Stored data:
-----
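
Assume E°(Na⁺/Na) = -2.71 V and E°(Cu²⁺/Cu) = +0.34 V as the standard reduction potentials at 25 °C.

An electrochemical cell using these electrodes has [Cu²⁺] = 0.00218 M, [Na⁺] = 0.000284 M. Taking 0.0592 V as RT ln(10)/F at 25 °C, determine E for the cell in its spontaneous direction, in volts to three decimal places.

Cu²⁺/Cu is the cathode (higher E°), Na⁺/Na the anode: E°cell = +0.34 − (-2.71) = +3.05 V, n = 2.
Overall: Cu²⁺(aq) + 2 Na(s) → Cu(s) + 2 Na⁺(aq)
Q = [Na⁺]^2 / ([Cu²⁺]); log Q = -4.432.
E = E° − (0.0592/n) log Q = +3.05 − (0.0592/2)(-4.432) = +3.181 V.

+3.181 V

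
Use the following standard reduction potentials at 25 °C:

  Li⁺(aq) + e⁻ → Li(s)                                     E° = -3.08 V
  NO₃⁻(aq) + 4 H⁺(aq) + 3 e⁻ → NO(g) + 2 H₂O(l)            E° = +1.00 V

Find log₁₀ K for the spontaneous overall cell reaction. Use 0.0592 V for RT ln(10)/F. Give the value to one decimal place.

206.8

Cathode: NO₃⁻/NO; anode: Li⁺/Li. E°cell = +4.08 V, n = 3.
log K = nE°cell / 0.0592 = (3)(+4.08) / 0.0592 = 206.8.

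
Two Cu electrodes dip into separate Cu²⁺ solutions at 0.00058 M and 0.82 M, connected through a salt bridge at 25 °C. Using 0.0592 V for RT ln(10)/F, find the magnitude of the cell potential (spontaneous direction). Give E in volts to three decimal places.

For a concentration cell E°cell = 0. The 0.82 M side is the cathode (reduction is favoured where [Cu²⁺] is higher).
With n = 2, E = −(0.0592/2) log([Cu²⁺]ₐₙ/[Cu²⁺]꜀ₐₜ) = −(0.0592/2) log(0.00058/0.82) = −(0.0592/2)(-3.150) = +0.093 V.

+0.093 V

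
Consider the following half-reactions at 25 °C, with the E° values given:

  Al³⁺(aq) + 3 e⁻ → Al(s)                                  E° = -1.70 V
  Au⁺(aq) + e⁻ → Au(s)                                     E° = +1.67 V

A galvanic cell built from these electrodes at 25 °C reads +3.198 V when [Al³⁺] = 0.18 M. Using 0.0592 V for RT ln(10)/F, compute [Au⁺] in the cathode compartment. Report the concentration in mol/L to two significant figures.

Au⁺/Au is the cathode, Al³⁺/Al the anode: E°cell = +3.37 V, n = 3.
Overall reaction: 3 Au⁺(aq) + Al(s) → 3 Au(s) + Al³⁺(aq); Q = [Al³⁺]^1/[Au⁺]^3.
From E = E° − (0.0592/n) log Q: log Q = (E° − E)·n/0.0592 = (+3.37 − (+3.198))·3/0.0592 = 8.7162.
So 3·log[Au⁺] = 1·log(0.18) − log Q = -0.7447 − (8.7162) = -9.4609; log[Au⁺] = -9.4609 / 3 = -3.1536; [Au⁺] = 10^(-3.1536) ≈ 0.00070 M.

0.00070 M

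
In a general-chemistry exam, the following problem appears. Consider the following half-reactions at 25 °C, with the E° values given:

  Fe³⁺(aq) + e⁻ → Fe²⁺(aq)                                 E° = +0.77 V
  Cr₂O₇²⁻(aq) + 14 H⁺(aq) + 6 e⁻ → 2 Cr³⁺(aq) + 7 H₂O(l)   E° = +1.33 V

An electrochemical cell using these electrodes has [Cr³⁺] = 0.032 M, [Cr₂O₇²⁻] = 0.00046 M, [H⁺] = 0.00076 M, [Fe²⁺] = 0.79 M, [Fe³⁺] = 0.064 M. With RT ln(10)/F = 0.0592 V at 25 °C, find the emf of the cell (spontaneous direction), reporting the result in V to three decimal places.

+0.190 V

Cr₂O₇²⁻/Cr³⁺ is the cathode (higher E°), Fe³⁺/Fe²⁺ the anode: E°cell = +1.33 − (+0.77) = +0.56 V, n = 6.
Overall: Cr₂O₇²⁻(aq) + 14 H⁺(aq) + 6 Fe²⁺(aq) → 2 Cr³⁺(aq) + 7 H₂O(l) + 6 Fe³⁺(aq)
Q = [Cr³⁺]^2·[Fe³⁺]^6 / ([Cr₂O₇²⁻]·[H⁺]^14·[Fe²⁺]^6); log Q = 37.467.
E = E° − (0.0592/n) log Q = +0.56 − (0.0592/6)(37.467) = +0.190 V.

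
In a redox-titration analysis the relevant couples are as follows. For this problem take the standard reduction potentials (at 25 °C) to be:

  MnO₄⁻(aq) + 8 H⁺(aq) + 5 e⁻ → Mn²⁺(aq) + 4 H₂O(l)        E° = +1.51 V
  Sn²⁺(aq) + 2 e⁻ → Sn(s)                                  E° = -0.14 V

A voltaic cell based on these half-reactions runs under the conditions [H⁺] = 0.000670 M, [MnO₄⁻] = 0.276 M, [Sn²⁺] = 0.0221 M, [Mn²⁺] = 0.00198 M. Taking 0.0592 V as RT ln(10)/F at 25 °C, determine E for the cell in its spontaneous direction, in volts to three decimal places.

MnO₄⁻/Mn²⁺ is the cathode (higher E°), Sn²⁺/Sn the anode: E°cell = +1.51 − (-0.14) = +1.65 V, n = 10.
Overall: 2 MnO₄⁻(aq) + 16 H⁺(aq) + 5 Sn(s) → 2 Mn²⁺(aq) + 8 H₂O(l) + 5 Sn²⁺(aq)
Q = [Mn²⁺]^2·[Sn²⁺]^5 / ([MnO₄⁻]^2·[H⁺]^16); log Q = 38.216.
E = E° − (0.0592/n) log Q = +1.65 − (0.0592/10)(38.216) = +1.424 V.

+1.424 V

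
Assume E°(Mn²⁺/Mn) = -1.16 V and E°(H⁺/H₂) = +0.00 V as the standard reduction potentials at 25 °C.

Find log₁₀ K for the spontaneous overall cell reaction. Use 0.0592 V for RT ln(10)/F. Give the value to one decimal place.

Cathode: H⁺/H₂; anode: Mn²⁺/Mn. E°cell = +1.16 V, n = 2.
log K = nE°cell / 0.0592 = (2)(+1.16) / 0.0592 = 39.2.

39.2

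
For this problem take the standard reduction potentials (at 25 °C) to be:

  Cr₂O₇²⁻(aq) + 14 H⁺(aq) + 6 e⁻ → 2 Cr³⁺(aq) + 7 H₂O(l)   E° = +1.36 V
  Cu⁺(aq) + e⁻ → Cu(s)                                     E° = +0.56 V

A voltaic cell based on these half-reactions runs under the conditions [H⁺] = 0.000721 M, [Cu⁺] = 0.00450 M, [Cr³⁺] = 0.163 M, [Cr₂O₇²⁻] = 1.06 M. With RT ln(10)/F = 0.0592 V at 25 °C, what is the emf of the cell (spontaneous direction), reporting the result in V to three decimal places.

+0.521 V

Cr₂O₇²⁻/Cr³⁺ is the cathode (higher E°), Cu⁺/Cu the anode: E°cell = +1.36 − (+0.56) = +0.80 V, n = 6.
Overall: Cr₂O₇²⁻(aq) + 14 H⁺(aq) + 6 Cu(s) → 2 Cr³⁺(aq) + 7 H₂O(l) + 6 Cu⁺(aq)
Q = [Cr³⁺]^2·[Cu⁺]^6 / ([Cr₂O₇²⁻]·[H⁺]^14); log Q = 28.307.
E = E° − (0.0592/n) log Q = +0.80 − (0.0592/6)(28.307) = +0.521 V.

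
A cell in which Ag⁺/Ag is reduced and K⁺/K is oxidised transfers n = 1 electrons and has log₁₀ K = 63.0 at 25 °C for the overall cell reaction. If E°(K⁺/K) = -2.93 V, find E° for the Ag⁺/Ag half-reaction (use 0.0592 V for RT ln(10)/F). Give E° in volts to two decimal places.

+0.80 V

E°cell = (0.0592/n)·log K = (0.0592/1)(63.0) = +3.730 V.
Since Ag⁺/Ag is the cathode and K⁺/K the anode, E°cell = E°(Ag⁺/Ag) − E°(K⁺/K).
So E°(Ag⁺/Ag) = E°cell + E°(K⁺/K) = +3.730 + (-2.93) = +0.80 V.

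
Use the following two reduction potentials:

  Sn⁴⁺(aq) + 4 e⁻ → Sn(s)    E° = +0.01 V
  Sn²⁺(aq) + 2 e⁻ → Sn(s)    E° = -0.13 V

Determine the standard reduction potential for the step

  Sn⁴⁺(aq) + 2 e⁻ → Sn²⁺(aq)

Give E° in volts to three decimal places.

Sequential free energies add, so n₃E°₃ = n₁E°₁ + n₂E°₂.
With n₃ = 4, and the known step contributing 2×(-0.13) V, the unknown satisfies 2·E° = 4×(+0.01) − 2×(-0.13) = +0.300.
E° = +0.300 / 2 = +0.150 V.

+0.150 V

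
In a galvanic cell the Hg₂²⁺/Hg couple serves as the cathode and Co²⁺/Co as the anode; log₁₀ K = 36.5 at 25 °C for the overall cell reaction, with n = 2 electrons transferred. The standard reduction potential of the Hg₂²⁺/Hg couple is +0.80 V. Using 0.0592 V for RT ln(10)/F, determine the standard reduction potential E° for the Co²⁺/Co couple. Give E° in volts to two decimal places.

E°cell = (0.0592/n)·log K = (0.0592/2)(36.5) = +1.080 V.
Since Hg₂²⁺/Hg is the cathode and Co²⁺/Co the anode, E°cell = E°(Hg₂²⁺/Hg) − E°(Co²⁺/Co).
So E°(Co²⁺/Co) = E°(Hg₂²⁺/Hg) − E°cell = (+0.80) − (+1.080) = -0.28 V.

-0.28 V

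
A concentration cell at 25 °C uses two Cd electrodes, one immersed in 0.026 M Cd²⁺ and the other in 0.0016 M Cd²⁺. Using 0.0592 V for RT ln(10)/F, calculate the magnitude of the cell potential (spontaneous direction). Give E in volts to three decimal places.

For a concentration cell E°cell = 0. The 0.026 M side is the cathode (reduction is favoured where [Cd²⁺] is higher).
With n = 2, E = −(0.0592/2) log([Cd²⁺]ₐₙ/[Cd²⁺]꜀ₐₜ) = −(0.0592/2) log(0.0016/0.026) = −(0.0592/2)(-1.211) = +0.036 V.

+0.036 V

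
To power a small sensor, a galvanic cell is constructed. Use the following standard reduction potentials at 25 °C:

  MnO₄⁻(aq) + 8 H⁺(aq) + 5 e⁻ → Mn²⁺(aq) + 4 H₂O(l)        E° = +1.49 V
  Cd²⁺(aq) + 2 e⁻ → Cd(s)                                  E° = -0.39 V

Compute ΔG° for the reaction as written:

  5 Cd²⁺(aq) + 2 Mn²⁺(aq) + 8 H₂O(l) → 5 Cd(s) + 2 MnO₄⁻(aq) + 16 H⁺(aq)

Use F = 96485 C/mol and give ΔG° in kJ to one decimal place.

+1813.9 kJ

As written, Cd²⁺/Cd is reduced (cathode) and MnO₄⁻/Mn²⁺ is oxidised (anode), so E°cell = (-0.39) − (+1.49) = -1.88 V.
Balancing electrons gives n = 10.
ΔG° = −nFE° = −(10)(96485)(-1.88) = 1,813,918 J = +1813.9 kJ.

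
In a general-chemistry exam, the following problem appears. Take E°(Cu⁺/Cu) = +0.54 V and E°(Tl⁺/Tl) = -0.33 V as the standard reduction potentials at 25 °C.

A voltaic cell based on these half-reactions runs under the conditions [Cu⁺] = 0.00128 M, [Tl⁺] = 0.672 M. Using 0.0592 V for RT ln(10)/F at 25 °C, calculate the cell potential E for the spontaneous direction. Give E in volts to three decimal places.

Cu⁺/Cu is the cathode (higher E°), Tl⁺/Tl the anode: E°cell = +0.54 − (-0.33) = +0.87 V, n = 1.
Overall: Cu⁺(aq) + Tl(s) → Cu(s) + Tl⁺(aq)
Q = [Tl⁺] / ([Cu⁺]); log Q = 2.720.
E = E° − (0.0592/n) log Q = +0.87 − (0.0592/1)(2.720) = +0.709 V.

+0.709 V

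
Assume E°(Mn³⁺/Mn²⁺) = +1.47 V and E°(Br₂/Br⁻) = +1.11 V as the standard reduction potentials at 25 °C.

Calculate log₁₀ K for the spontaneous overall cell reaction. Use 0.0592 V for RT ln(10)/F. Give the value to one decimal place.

12.2

Cathode: Mn³⁺/Mn²⁺; anode: Br₂/Br⁻. E°cell = +0.36 V, n = 2.
log K = nE°cell / 0.0592 = (2)(+0.36) / 0.0592 = 12.2.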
-----
*What to work on*:
All lines above between those holding "E° = -0.14 V" and "Cu⁺(aq) + e⁻", inclusive, must be set down unchanged, and no other line may be included.

*Result of the task*:
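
  Sn²⁺(aq) + 2 e⁻ → Sn(s)                                  E° = -0.14 V

A voltaic cell based on these half-reactions runs under the conditions [H⁺] = 0.000670 M, [MnO₄⁻] = 0.276 M, [Sn²⁺] = 0.0221 M, [Mn²⁺] = 0.00198 M. Taking 0.0592 V as RT ln(10)/F at 25 °C, determine E for the cell in its spontaneous direction, in volts to three decimal places.

MnO₄⁻/Mn²⁺ is the cathode (higher E°), Sn²⁺/Sn the anode: E°cell = +1.51 − (-0.14) = +1.65 V, n = 10.
Overall: 2 MnO₄⁻(aq) + 16 H⁺(aq) + 5 Sn(s) → 2 Mn²⁺(aq) + 8 H₂O(l) + 5 Sn²⁺(aq)
Q = [Mn²⁺]^2·[Sn²⁺]^5 / ([MnO₄⁻]^2·[H⁺]^16); log Q = 38.216.
E = E° − (0.0592/n) log Q = +1.65 − (0.0592/10)(38.216) = +1.424 V.

+1.424 V

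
Assume E°(Mn²⁺/Mn) = -1.16 V and E°(H⁺/H₂) = +0.00 V as the standard reduction potentials at 25 °C.

Find log₁₀ K for the spontaneous overall cell reaction. Use 0.0592 V for RT ln(10)/F. Give the value to one decimal place.

Cathode: H⁺/H₂; anode: Mn²⁺/Mn. E°cell = +1.16 V, n = 2.
log K = nE°cell / 0.0592 = (2)(+1.16) / 0.0592 = 39.2.

39.2

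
For this problem take the standard reduction potentials (at 25 °C) to be:

  Cr₂O₇²⁻(aq) + 14 H⁺(aq) + 6 e⁻ → 2 Cr³⁺(aq) + 7 H₂O(l)   E° = +1.36 V
  Cu⁺(aq) + e⁻ → Cu(s)                                     E° = +0.56 V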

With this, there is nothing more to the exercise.